• Task to complete
Starting with the first line of the records, write out each line exactly until you have included the line containing "(3) AUD → BRL → KRW → AUD".
Record extracts section start
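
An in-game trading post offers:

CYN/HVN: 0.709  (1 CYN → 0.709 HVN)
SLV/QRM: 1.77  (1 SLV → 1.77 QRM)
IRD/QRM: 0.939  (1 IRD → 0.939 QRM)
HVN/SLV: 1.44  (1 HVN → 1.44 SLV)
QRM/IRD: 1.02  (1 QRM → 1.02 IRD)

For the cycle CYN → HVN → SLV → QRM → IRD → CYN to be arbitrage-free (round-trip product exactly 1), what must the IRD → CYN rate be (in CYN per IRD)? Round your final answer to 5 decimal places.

Known legs of the cycle: 0.709 × 1.44 × 1.77 × 1.02 = 1.843241184
For no arbitrage the full-cycle product must be 1, so the missing rate is 1 / 1.843241184 ≈ 0.5425226.

0.54252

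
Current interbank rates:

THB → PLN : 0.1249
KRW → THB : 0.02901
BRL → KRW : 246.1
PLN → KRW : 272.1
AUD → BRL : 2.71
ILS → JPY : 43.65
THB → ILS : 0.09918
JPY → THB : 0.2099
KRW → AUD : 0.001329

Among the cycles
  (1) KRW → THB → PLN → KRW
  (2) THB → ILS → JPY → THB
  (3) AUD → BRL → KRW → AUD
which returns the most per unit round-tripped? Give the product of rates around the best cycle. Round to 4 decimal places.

0.9859

(1) 0.02901 × 0.1249 × 272.1 = 0.98591
(2) 0.09918 × 43.65 × 0.2099 = 0.90870
(3) 2.71 × 246.1 × 0.001329 = 0.88635
Highest is cycle (1) at 0.9859 (≤1, no arbitrage).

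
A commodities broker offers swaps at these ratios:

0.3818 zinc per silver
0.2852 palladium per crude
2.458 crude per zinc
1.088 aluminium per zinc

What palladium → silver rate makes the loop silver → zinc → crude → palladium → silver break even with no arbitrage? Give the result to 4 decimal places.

Known legs of the cycle: 0.3818 × 2.458 × 0.2852 = 0.26765004688
For no arbitrage the full-cycle product must be 1, so the missing rate is 1 / 0.26765004688 ≈ 3.736222.

3.7362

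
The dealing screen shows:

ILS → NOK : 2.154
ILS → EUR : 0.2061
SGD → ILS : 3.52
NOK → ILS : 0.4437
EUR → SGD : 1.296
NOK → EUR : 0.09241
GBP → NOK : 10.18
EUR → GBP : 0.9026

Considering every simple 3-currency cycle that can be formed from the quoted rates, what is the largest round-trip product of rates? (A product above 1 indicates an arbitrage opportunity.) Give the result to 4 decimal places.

0.9402

SGD→ILS→EUR→SGD: 3.52 × 0.2061 × 1.296 = 0.94021
NOK→EUR→GBP→NOK: 0.09241 × 0.9026 × 10.18 = 0.84911
Maximum is SGD→ILS→EUR→SGD at 0.9402; no arbitrage — every cycle loses value.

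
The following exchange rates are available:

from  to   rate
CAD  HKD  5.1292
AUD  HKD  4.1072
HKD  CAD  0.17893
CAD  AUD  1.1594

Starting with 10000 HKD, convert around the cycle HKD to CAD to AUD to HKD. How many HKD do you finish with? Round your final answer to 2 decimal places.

8520.45

10000 HKD × 0.17893 = 1789.3 CAD
1789.3 CAD × 1.1594 = 2074.51442 AUD
2074.51442 AUD × 4.1072 = 8520.445625824 HKD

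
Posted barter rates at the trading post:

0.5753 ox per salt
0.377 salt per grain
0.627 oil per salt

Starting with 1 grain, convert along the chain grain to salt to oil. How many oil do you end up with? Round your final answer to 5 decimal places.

0.23638

1 grain × 0.377 = 0.377 salt
0.377 salt × 0.627 = 0.236379 oil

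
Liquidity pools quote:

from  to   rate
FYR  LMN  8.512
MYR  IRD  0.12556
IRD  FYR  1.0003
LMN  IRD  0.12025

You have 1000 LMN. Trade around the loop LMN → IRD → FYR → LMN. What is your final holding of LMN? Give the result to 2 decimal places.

1000 LMN × 0.12025 = 120.25 IRD
120.25 IRD × 1.0003 = 120.286075 FYR
120.286075 FYR × 8.512 = 1023.8750704 LMN

1023.88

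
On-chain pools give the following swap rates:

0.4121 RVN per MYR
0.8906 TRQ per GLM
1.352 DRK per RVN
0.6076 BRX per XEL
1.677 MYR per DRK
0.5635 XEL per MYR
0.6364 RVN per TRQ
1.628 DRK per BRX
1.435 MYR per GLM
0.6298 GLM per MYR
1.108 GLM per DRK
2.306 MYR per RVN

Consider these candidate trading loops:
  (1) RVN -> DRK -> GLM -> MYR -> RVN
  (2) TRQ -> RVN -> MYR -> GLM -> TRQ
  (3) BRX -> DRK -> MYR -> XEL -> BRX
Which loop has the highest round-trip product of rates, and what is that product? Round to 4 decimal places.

0.9348

(1) 1.352 × 1.108 × 1.435 × 0.4121 = 0.88587
(2) 0.6364 × 2.306 × 0.6298 × 0.8906 = 0.82314
(3) 1.628 × 1.677 × 0.5635 × 0.6076 = 0.93476
Highest is cycle (3) at 0.9348 (≤1, no arbitrage).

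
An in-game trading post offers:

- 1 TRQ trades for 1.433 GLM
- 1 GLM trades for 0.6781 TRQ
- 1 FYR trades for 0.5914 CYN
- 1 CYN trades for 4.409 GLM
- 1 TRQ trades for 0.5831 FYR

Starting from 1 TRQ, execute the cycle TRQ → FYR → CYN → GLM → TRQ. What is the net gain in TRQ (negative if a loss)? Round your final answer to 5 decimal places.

1 TRQ × 0.5831 = 0.5831 FYR
0.5831 FYR × 0.5914 = 0.34484534 CYN
0.34484534 CYN × 4.409 = 1.52042310406 GLM
1.52042310406 GLM × 0.6781 = 1.030998906863086 TRQ
Net change: 1.030998906863086 − 1 = 0.030998906863086 TRQ

0.03100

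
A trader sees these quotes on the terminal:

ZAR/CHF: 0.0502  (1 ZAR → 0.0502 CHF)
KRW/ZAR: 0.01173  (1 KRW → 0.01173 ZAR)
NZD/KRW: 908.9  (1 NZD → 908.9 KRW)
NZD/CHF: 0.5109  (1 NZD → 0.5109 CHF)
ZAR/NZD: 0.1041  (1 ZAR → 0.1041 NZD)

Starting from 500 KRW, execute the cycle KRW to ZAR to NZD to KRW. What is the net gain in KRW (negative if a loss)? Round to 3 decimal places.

54.926

500 KRW × 0.01173 = 5.865 ZAR
5.865 ZAR × 0.1041 = 0.6105465 NZD
0.6105465 NZD × 908.9 = 554.92571385 KRW
Net change: 554.92571385 − 500 = 54.92571385 KRW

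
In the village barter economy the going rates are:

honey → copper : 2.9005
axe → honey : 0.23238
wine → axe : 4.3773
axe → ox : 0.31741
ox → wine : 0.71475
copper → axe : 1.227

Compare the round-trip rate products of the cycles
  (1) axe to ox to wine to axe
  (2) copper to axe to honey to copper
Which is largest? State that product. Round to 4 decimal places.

(1) 0.31741 × 0.71475 × 4.3773 = 0.99307
(2) 1.227 × 0.23238 × 2.9005 = 0.82702
Highest is cycle (1) at 0.9931 (≤1, no arbitrage).

0.9931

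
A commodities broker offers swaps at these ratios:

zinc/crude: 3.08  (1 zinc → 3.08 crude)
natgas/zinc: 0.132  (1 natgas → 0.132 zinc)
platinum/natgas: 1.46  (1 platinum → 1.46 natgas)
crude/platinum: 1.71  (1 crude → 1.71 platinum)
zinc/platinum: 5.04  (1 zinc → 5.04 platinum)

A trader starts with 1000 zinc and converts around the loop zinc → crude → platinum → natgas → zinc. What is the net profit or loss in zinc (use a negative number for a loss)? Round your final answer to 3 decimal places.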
Record extracts section end
• Response area
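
An in-game trading post offers:

CYN/HVN: 0.709  (1 CYN → 0.709 HVN)
SLV/QRM: 1.77  (1 SLV → 1.77 QRM)
IRD/QRM: 0.939  (1 IRD → 0.939 QRM)
HVN/SLV: 1.44  (1 HVN → 1.44 SLV)
QRM/IRD: 1.02  (1 QRM → 1.02 IRD)

For the cycle CYN → HVN → SLV → QRM → IRD → CYN to be arbitrage-free (round-trip product exactly 1), what must the IRD → CYN rate be (in CYN per IRD)? Round your final answer to 5 decimal places.

Known legs of the cycle: 0.709 × 1.44 × 1.77 × 1.02 = 1.843241184
For no arbitrage the full-cycle product must be 1, so the missing rate is 1 / 1.843241184 ≈ 0.5425226.

0.54252

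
Current interbank rates:

THB → PLN : 0.1249
KRW → THB : 0.02901
BRL → KRW : 246.1
PLN → KRW : 272.1
AUD → BRL : 2.71
ILS → JPY : 43.65
THB → ILS : 0.09918
JPY → THB : 0.2099
KRW → AUD : 0.001329

Among the cycles
  (1) KRW → THB → PLN → KRW
  (2) THB → ILS → JPY → THB
  (3) AUD → BRL → KRW → AUD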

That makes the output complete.